Report each line from the entries in which "What" can be found.

━━━━

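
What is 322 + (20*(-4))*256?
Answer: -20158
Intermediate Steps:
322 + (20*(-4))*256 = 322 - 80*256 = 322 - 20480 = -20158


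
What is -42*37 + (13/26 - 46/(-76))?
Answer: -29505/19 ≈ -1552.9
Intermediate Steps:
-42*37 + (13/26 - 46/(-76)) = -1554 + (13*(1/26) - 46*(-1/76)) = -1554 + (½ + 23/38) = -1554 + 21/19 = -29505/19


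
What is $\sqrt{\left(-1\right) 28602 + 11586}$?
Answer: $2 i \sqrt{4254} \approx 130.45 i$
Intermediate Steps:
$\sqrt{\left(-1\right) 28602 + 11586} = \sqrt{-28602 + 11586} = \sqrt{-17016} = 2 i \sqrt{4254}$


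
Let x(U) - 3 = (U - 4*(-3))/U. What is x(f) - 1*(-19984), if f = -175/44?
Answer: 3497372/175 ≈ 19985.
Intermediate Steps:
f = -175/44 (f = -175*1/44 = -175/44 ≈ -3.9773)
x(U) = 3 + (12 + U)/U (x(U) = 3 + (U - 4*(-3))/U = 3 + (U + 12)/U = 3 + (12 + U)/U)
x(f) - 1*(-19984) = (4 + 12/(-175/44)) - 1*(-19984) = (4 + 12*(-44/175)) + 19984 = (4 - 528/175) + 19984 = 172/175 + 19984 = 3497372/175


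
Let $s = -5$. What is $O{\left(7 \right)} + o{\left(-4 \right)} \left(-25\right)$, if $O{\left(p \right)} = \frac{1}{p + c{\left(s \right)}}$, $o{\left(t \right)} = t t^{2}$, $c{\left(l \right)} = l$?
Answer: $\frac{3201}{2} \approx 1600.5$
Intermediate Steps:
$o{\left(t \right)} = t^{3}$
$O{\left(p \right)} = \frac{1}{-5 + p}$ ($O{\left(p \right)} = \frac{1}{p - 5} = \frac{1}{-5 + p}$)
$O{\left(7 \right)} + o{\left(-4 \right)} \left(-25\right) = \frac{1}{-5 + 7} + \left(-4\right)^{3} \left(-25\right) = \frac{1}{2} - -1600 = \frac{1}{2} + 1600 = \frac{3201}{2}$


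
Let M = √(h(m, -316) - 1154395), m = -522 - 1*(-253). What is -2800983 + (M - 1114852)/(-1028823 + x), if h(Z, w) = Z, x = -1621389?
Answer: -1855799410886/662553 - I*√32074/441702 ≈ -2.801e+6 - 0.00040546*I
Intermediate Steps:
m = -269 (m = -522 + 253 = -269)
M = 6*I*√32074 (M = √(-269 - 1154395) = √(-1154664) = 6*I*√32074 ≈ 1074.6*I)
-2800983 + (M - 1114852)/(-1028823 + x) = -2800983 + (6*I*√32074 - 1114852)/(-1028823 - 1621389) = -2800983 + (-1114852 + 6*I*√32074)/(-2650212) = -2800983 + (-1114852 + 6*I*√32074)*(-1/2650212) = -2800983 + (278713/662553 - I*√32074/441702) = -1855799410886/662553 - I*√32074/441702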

━━━━

Answer space ::
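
What is 322 + (20*(-4))*256?
What is -42*37 + (13/26 - 46/(-76))?
What is $\sqrt{\left(-1\right) 28602 + 11586}$?
Let x(U) - 3 = (U - 4*(-3))/U. What is x(f) - 1*(-19984), if f = -175/44?
Let $s = -5$. What is $O{\left(7 \right)} + o{\left(-4 \right)} \left(-25\right)$, if $O{\left(p \right)} = \frac{1}{p + c{\left(s \right)}}$, $o{\left(t \right)} = t t^{2}$, $c{\left(l \right)} = l$?
Let M = √(h(m, -316) - 1154395), m = -522 - 1*(-253). What is -2800983 + (M - 1114852)/(-1028823 + x), if h(Z, w) = Z, x = -1621389?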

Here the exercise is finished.